== Available records

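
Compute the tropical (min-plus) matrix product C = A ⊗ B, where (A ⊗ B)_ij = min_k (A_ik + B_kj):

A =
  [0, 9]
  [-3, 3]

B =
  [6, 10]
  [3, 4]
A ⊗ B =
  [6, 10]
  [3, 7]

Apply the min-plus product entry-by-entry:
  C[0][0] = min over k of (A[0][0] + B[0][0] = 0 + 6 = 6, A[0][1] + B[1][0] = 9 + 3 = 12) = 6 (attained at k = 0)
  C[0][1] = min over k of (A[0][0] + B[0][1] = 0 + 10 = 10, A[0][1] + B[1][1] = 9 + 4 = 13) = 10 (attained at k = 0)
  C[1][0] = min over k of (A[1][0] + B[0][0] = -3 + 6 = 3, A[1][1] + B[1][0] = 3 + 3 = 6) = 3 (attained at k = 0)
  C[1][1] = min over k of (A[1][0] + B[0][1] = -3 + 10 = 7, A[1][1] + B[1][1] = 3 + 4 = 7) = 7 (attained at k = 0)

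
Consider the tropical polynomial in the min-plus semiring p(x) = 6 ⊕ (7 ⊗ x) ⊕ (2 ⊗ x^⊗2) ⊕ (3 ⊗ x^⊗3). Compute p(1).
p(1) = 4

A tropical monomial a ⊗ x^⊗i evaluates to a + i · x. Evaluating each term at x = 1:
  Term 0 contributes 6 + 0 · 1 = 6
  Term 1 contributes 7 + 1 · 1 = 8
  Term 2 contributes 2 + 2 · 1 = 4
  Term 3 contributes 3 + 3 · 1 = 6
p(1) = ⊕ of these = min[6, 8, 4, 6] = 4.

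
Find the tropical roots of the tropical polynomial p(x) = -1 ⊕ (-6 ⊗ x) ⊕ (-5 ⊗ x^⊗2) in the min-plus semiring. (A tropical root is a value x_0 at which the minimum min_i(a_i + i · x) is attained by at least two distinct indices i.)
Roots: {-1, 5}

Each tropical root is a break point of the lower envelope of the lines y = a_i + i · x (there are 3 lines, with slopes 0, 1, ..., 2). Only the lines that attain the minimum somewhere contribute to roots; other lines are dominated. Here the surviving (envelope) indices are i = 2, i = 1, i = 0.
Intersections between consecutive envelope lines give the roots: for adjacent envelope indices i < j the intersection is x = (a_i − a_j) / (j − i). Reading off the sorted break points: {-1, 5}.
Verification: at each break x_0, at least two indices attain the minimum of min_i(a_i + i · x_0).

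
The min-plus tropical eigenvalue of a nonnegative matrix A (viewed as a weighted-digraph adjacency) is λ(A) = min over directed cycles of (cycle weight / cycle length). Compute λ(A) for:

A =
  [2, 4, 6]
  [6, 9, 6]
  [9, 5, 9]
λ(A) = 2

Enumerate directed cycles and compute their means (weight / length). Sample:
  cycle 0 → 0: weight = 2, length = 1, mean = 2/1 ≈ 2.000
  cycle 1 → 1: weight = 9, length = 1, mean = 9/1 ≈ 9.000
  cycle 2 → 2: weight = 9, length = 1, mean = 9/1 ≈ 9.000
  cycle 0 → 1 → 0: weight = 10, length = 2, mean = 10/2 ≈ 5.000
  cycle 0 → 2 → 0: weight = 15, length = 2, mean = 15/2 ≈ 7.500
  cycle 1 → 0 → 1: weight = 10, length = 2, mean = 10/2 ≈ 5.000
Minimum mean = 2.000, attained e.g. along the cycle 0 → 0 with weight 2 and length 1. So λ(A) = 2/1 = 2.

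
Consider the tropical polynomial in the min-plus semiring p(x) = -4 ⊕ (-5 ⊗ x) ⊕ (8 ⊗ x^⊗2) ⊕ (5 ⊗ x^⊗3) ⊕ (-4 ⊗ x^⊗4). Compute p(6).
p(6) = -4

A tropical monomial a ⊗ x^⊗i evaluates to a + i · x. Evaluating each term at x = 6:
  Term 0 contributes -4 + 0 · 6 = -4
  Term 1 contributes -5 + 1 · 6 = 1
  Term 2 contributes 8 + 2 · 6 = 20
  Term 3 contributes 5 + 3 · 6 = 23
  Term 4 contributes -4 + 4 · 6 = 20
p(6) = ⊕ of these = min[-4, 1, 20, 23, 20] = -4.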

====

Exercise prompt:
The required answer is the count of lines in the listing that contain the word "matrix", with no other text.

Final answer:
2